START DATA FOR ANALYSIS

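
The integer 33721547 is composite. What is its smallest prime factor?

33721547 is odd.
Digit sum 32, not divisible by 3.
Ends in 7: not divisible by 5.
7: 33721547 = 7·4817363 + 6
11: 33721547 = 11·3065595 + 2
13: 33721547 = 13·2593965 + 2
17: 33721547 = 17·1983620 + 7
19: 33721547 = 19·1774818 + 5
23: 33721547 = 23·1466154 + 5
29: 33721547 = 29·1162811 + 28
31: 33721547 = 31·1087791 + 26
37: 33721547 = 37·911393 + 6
41: 33721547 = 41·822476 + 31
43: 33721547 = 43·784222 + 1
47: 33721547 = 47·717479 + 34
53: 33721547 = 53·636255 + 32
59: 33721547 = 59·571551 + 38
61: 33721547 = 61·552812 + 15
67: 33721547 = 67·503306 + 45
71: 33721547 = 71·474951 + 26
73: 33721547 = 73·461939

73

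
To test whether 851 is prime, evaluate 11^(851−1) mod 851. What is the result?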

END DATA FOR ANALYSIS

Each of the entries must be written out again exactly.

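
The integer 33721547 is composite. What is its smallest prime factor?

33721547 is odd.
Digit sum 32, not divisible by 3.
Ends in 7: not divisible by 5.
7: 33721547 = 7·4817363 + 6
11: 33721547 = 11·3065595 + 2
13: 33721547 = 13·2593965 + 2
17: 33721547 = 17·1983620 + 7
19: 33721547 = 19·1774818 + 5
23: 33721547 = 23·1466154 + 5
29: 33721547 = 29·1162811 + 28
31: 33721547 = 31·1087791 + 26
37: 33721547 = 37·911393 + 6
41: 33721547 = 41·822476 + 31
43: 33721547 = 43·784222 + 1
47: 33721547 = 47·717479 + 34
53: 33721547 = 53·636255 + 32
59: 33721547 = 59·571551 + 38
61: 33721547 = 61·552812 + 15
67: 33721547 = 67·503306 + 45
71: 33721547 = 71·474951 + 26
73: 33721547 = 73·461939

73

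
To test whether 851 is prime, evaluate 11^(851−1) mod 851. What is the result?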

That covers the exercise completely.